** Supplied material follows **

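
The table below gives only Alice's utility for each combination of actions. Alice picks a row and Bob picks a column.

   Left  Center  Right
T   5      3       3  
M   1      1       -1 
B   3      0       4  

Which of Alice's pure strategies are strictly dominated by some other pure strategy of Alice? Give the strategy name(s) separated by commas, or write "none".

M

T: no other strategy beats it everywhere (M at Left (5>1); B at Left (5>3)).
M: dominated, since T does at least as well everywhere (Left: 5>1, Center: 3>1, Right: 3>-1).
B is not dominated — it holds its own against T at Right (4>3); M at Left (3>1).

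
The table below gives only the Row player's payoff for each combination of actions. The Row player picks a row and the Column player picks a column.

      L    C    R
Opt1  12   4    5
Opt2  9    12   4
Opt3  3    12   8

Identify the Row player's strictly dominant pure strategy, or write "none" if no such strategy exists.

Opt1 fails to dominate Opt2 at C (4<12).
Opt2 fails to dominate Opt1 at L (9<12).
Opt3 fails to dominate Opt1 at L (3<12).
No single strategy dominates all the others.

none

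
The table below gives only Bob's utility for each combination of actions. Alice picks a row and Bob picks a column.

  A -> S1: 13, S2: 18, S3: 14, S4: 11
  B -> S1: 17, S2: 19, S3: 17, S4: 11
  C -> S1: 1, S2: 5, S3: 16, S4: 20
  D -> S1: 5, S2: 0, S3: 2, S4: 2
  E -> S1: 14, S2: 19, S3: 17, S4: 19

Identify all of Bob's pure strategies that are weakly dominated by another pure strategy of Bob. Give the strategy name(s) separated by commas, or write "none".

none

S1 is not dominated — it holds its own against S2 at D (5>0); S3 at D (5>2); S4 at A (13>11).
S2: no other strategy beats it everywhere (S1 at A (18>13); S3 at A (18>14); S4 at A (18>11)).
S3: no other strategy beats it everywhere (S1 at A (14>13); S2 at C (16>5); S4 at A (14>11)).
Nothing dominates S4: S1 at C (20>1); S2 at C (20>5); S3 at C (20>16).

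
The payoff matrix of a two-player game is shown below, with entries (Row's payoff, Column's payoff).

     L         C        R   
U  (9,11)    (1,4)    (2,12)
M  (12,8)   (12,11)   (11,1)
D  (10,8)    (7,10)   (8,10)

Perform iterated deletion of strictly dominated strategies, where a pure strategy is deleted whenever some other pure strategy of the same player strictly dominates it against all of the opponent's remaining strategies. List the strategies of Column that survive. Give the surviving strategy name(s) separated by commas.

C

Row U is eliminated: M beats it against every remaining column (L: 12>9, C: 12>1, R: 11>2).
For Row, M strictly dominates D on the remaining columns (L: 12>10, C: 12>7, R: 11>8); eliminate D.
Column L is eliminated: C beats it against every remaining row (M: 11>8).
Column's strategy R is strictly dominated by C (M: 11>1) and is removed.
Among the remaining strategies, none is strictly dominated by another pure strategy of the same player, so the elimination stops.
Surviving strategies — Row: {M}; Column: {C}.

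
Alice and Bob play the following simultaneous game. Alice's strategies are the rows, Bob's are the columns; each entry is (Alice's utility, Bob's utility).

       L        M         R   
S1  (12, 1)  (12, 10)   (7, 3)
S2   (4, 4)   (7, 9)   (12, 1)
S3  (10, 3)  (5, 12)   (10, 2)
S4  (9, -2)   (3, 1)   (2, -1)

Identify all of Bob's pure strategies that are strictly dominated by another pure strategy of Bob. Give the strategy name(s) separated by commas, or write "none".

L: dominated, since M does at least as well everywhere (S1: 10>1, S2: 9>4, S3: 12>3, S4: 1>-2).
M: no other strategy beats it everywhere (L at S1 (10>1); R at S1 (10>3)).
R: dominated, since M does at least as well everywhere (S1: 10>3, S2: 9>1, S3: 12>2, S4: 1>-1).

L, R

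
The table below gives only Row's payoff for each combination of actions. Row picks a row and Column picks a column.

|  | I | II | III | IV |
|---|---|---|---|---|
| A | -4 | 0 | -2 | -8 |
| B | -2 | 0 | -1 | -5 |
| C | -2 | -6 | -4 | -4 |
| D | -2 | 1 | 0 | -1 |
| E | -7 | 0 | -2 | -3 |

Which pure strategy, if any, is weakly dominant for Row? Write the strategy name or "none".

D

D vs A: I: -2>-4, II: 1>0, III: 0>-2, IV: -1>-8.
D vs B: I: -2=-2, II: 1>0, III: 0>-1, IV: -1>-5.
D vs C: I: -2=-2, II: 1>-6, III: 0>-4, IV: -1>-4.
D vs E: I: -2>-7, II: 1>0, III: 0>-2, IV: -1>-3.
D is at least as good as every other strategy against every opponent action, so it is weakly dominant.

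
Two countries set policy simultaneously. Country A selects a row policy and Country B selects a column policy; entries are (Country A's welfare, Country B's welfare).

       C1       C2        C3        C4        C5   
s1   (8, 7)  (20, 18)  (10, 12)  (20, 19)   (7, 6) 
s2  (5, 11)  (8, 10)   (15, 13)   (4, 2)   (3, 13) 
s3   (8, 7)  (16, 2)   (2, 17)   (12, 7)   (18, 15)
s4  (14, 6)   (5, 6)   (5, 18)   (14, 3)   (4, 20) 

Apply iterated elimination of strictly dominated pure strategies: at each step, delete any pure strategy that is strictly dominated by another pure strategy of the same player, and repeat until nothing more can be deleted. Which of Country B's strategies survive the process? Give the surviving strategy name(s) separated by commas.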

** End of Supplied material **

Scan the entries above for the line containing "C -> S1: 1, S2: 5, S3: 16, S4: 20", and copy it and all lines after it exactly, down to and including the line containing "E -> S1: 14, S2: 19, S3: 17, S4: 19".

Response to the exercise
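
  C -> S1: 1, S2: 5, S3: 16, S4: 20
  D -> S1: 5, S2: 0, S3: 2, S4: 2
  E -> S1: 14, S2: 19, S3: 17, S4: 19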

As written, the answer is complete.